• ABOUT THIS TASK:
Without skipping anything, print all of the data exactly.

• TASK INPUT:
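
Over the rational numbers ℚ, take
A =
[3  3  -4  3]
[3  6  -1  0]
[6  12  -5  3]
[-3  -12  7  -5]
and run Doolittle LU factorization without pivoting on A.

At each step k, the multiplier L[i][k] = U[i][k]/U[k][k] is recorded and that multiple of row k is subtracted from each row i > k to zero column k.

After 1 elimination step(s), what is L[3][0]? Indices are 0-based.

L[3][0] = -1

k=0: U[0][0]=3
  eliminate (1,0): mult=1, new row 1: (0, 3, 3, -3); set L[1][0]=1
  eliminate (2,0): mult=2, new row 2: (0, 6, 3, -3); set L[2][0]=2
  eliminate (3,0): mult=-1, new row 3: (0, -9, 3, -2); set L[3][0]=-1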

• OUTPUT FOR THIS EXERCISE:
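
Over the rational numbers ℚ, take
A =
[3  3  -4  3]
[3  6  -1  0]
[6  12  -5  3]
[-3  -12  7  -5]
and run Doolittle LU factorization without pivoting on A.

At each step k, the multiplier L[i][k] = U[i][k]/U[k][k] is recorded and that multiple of row k is subtracted from each row i > k to zero column k.

After 1 elimination step(s), what is L[3][0]? Indices are 0-based.

L[3][0] = -1

k=0: U[0][0]=3
  eliminate (1,0): mult=1, new row 1: (0, 3, 3, -3); set L[1][0]=1
  eliminate (2,0): mult=2, new row 2: (0, 6, 3, -3); set L[2][0]=2
  eliminate (3,0): mult=-1, new row 3: (0, -9, 3, -2); set L[3][0]=-1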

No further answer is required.